ASSIGNMENT: Reproduce every entry exactly as shown.

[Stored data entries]

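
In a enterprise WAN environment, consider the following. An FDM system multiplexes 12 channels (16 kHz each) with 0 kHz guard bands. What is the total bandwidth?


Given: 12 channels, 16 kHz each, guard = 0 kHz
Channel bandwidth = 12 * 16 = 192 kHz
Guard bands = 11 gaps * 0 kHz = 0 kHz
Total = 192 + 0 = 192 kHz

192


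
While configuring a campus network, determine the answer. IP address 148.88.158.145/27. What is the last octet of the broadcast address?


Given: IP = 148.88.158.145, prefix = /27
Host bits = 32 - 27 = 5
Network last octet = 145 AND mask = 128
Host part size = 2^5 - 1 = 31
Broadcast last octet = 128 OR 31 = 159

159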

RESPONSE:
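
In a enterprise WAN environment, consider the following. An FDM system multiplexes 12 channels (16 kHz each) with 0 kHz guard bands. What is the total bandwidth?


Given: 12 channels, 16 kHz each, guard = 0 kHz
Channel bandwidth = 12 * 16 = 192 kHz
Guard bands = 11 gaps * 0 kHz = 0 kHz
Total = 192 + 0 = 192 kHz

192


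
While configuring a campus network, determine the answer. IP address 148.88.158.145/27. What is the last octet of the broadcast address?


Given: IP = 148.88.158.145, prefix = /27
Host bits = 32 - 27 = 5
Network last octet = 145 AND mask = 128
Host part size = 2^5 - 1 = 31
Broadcast last octet = 128 OR 31 = 159

159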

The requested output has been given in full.